• The problem
Reproduce the data below line by line, from its first line to the line with "5: Se1 ⇀ J1", both included, and nothing past that point.
*** Material for this task Section Begins ***
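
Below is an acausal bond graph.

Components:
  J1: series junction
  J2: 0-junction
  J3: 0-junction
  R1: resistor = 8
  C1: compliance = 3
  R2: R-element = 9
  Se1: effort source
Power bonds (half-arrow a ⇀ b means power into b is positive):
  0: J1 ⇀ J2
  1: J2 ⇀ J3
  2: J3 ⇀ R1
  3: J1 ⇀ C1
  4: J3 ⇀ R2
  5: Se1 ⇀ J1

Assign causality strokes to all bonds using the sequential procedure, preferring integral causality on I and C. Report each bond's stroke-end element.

β0 stroke→J2
β1 stroke→J3
β2 stroke→R1
β3 stroke→J1
β4 stroke→R2
β5 stroke→J1

b5 stroke at J1  (Se1 (Se) sets effort on bond)
b3 stroke at J1  (C1: C, integral causality)
b0 stroke at J2  (closing 1-jn rule on J1)
b1 stroke at J3  (J2 effort already set via bond 0)
b2 stroke at R1  (common-e at J3 fixed by 1)
b4 stroke at R2  (common-e at J3 fixed by 1)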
*** Material for this task Section Ends ***
• Solution for this task
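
Below is an acausal bond graph.

Components:
  J1: series junction
  J2: 0-junction
  J3: 0-junction
  R1: resistor = 8
  C1: compliance = 3
  R2: R-element = 9
  Se1: effort source
Power bonds (half-arrow a ⇀ b means power into b is positive):
  0: J1 ⇀ J2
  1: J2 ⇀ J3
  2: J3 ⇀ R1
  3: J1 ⇀ C1
  4: J3 ⇀ R2
  5: Se1 ⇀ J1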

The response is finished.